Dataset entries
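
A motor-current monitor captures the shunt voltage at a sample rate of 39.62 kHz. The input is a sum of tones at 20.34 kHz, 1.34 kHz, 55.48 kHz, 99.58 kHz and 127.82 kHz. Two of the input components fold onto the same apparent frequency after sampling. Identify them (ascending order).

20.34 kHz, 99.58 kHz

fs/2 = 19.81 kHz.
20.34 kHz > fs/2 = 19.81 kHz, folds to fs − 20.34 kHz = 19.28 kHz.
1.34 kHz ≤ fs/2 = 19.81 kHz, passes unchanged.
55.48 kHz mod fs = 15.86 kHz.
15.86 kHz ≤ fs/2 = 19.81 kHz, appears at 15.86 kHz.
99.58 kHz mod fs = 20.34 kHz.
20.34 kHz > fs/2 = 19.81 kHz, folds to fs − 20.34 kHz = 19.28 kHz.
127.82 kHz mod fs = 8.96 kHz.
8.96 kHz ≤ fs/2 = 19.81 kHz, appears at 8.96 kHz.
20.34 kHz and 99.58 kHz both map to 19.28 kHz.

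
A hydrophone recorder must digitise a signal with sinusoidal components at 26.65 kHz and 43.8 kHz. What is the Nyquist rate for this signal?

Highest-frequency component: 43.8 kHz.
Nyquist rate = 2 × 43.8 kHz = 87.6 kHz.

87.6 kHz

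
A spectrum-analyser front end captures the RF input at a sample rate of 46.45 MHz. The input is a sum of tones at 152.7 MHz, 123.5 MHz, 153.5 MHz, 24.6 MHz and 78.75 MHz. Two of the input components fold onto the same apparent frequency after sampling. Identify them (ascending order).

78.75 MHz, 153.5 MHz

fs/2 = 23.225 MHz.
152.7 MHz mod fs = 13.35 MHz.
13.35 MHz ≤ fs/2 = 23.225 MHz, appears at 13.35 MHz.
123.5 MHz mod fs = 30.6 MHz.
30.6 MHz > fs/2 = 23.225 MHz, folds to fs − 30.6 MHz = 15.85 MHz.
153.5 MHz mod fs = 14.15 MHz.
14.15 MHz ≤ fs/2 = 23.225 MHz, appears at 14.15 MHz.
24.6 MHz > fs/2 = 23.225 MHz, folds to fs − 24.6 MHz = 21.85 MHz.
78.75 MHz mod fs = 32.3 MHz.
32.3 MHz > fs/2 = 23.225 MHz, folds to fs − 32.3 MHz = 14.15 MHz.
78.75 MHz and 153.5 MHz both map to 14.15 MHz.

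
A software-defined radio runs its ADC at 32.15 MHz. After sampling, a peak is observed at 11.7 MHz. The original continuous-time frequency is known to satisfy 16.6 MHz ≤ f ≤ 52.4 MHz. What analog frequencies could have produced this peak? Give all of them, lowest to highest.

Frequencies that alias to 11.7 MHz are k·fs ± 11.7 MHz for integer k ≥ 0.
k=0: 11.7 MHz.
k=1: 20.45 MHz, 43.85 MHz.
k=2: 52.6 MHz, 76 MHz.
Within [16.6 MHz, 52.4 MHz]: 20.45 MHz, 43.85 MHz.

20.45 MHz, 43.85 MHz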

TASK PROMPT
Write out every entry above exactly as given.

REPLY TO THE TASK
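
A motor-current monitor captures the shunt voltage at a sample rate of 39.62 kHz. The input is a sum of tones at 20.34 kHz, 1.34 kHz, 55.48 kHz, 99.58 kHz and 127.82 kHz. Two of the input components fold onto the same apparent frequency after sampling. Identify them (ascending order).

20.34 kHz, 99.58 kHz

fs/2 = 19.81 kHz.
20.34 kHz > fs/2 = 19.81 kHz, folds to fs − 20.34 kHz = 19.28 kHz.
1.34 kHz ≤ fs/2 = 19.81 kHz, passes unchanged.
55.48 kHz mod fs = 15.86 kHz.
15.86 kHz ≤ fs/2 = 19.81 kHz, appears at 15.86 kHz.
99.58 kHz mod fs = 20.34 kHz.
20.34 kHz > fs/2 = 19.81 kHz, folds to fs − 20.34 kHz = 19.28 kHz.
127.82 kHz mod fs = 8.96 kHz.
8.96 kHz ≤ fs/2 = 19.81 kHz, appears at 8.96 kHz.
20.34 kHz and 99.58 kHz both map to 19.28 kHz.

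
A hydrophone recorder must digitise a signal with sinusoidal components at 26.65 kHz and 43.8 kHz. What is the Nyquist rate for this signal?

Highest-frequency component: 43.8 kHz.
Nyquist rate = 2 × 43.8 kHz = 87.6 kHz.

87.6 kHz

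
A spectrum-analyser front end captures the RF input at a sample rate of 46.45 MHz. The input is a sum of tones at 152.7 MHz, 123.5 MHz, 153.5 MHz, 24.6 MHz and 78.75 MHz. Two of the input components fold onto the same apparent frequency after sampling. Identify them (ascending order).

78.75 MHz, 153.5 MHz

fs/2 = 23.225 MHz.
152.7 MHz mod fs = 13.35 MHz.
13.35 MHz ≤ fs/2 = 23.225 MHz, appears at 13.35 MHz.
123.5 MHz mod fs = 30.6 MHz.
30.6 MHz > fs/2 = 23.225 MHz, folds to fs − 30.6 MHz = 15.85 MHz.
153.5 MHz mod fs = 14.15 MHz.
14.15 MHz ≤ fs/2 = 23.225 MHz, appears at 14.15 MHz.
24.6 MHz > fs/2 = 23.225 MHz, folds to fs − 24.6 MHz = 21.85 MHz.
78.75 MHz mod fs = 32.3 MHz.
32.3 MHz > fs/2 = 23.225 MHz, folds to fs − 32.3 MHz = 14.15 MHz.
78.75 MHz and 153.5 MHz both map to 14.15 MHz.

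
A software-defined radio runs its ADC at 32.15 MHz. After sampling, a peak is observed at 11.7 MHz. The original continuous-time frequency is known to satisfy 16.6 MHz ≤ f ≤ 52.4 MHz. What analog frequencies could have produced this peak? Give all of them, lowest to highest.

Frequencies that alias to 11.7 MHz are k·fs ± 11.7 MHz for integer k ≥ 0.
k=0: 11.7 MHz.
k=1: 20.45 MHz, 43.85 MHz.
k=2: 52.6 MHz, 76 MHz.
Within [16.6 MHz, 52.4 MHz]: 20.45 MHz, 43.85 MHz.

20.45 MHz, 43.85 MHz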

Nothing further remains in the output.